── Available data
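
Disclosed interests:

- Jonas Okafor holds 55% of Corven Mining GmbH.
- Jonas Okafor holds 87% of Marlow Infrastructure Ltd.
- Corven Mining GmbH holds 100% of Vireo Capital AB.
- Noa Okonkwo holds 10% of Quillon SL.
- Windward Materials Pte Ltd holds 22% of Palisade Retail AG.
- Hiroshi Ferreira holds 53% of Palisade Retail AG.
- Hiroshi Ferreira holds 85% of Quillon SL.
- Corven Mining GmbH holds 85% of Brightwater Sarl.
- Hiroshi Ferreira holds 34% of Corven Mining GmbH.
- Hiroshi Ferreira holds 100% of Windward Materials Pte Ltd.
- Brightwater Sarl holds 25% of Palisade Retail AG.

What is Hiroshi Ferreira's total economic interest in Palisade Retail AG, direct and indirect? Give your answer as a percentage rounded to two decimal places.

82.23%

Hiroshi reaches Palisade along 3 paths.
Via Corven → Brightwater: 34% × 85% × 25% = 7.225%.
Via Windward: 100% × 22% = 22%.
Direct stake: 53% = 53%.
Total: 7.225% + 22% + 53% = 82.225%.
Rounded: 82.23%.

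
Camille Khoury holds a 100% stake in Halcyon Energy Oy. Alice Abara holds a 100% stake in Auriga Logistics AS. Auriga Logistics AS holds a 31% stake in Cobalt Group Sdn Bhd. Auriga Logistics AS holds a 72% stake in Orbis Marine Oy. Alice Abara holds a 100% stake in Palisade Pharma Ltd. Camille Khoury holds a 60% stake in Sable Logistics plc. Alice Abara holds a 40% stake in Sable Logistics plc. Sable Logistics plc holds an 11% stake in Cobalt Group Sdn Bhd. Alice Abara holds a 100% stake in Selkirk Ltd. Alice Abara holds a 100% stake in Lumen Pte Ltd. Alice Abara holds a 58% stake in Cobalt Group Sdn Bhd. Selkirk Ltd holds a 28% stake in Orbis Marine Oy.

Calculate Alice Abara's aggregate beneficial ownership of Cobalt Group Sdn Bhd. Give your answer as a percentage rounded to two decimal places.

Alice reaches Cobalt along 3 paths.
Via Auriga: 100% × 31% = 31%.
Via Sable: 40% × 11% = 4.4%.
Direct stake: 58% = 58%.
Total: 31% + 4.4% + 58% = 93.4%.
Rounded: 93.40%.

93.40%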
────
── Available data
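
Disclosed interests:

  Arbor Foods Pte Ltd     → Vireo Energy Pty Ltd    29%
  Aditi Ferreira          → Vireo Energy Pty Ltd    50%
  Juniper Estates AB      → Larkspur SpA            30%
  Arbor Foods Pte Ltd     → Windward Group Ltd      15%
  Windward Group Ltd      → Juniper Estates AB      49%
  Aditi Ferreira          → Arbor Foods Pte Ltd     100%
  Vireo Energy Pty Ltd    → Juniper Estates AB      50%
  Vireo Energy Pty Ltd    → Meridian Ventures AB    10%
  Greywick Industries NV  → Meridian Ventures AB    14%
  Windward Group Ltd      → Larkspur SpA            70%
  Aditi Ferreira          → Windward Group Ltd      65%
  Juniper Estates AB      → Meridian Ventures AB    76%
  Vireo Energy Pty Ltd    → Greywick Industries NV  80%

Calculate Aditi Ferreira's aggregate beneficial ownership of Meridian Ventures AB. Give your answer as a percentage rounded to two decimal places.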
────
(Aim of the exercise)
Work out how many lines of the listing above include the word "Materials". Reply with nothing but the count.

(Exercise solution)
2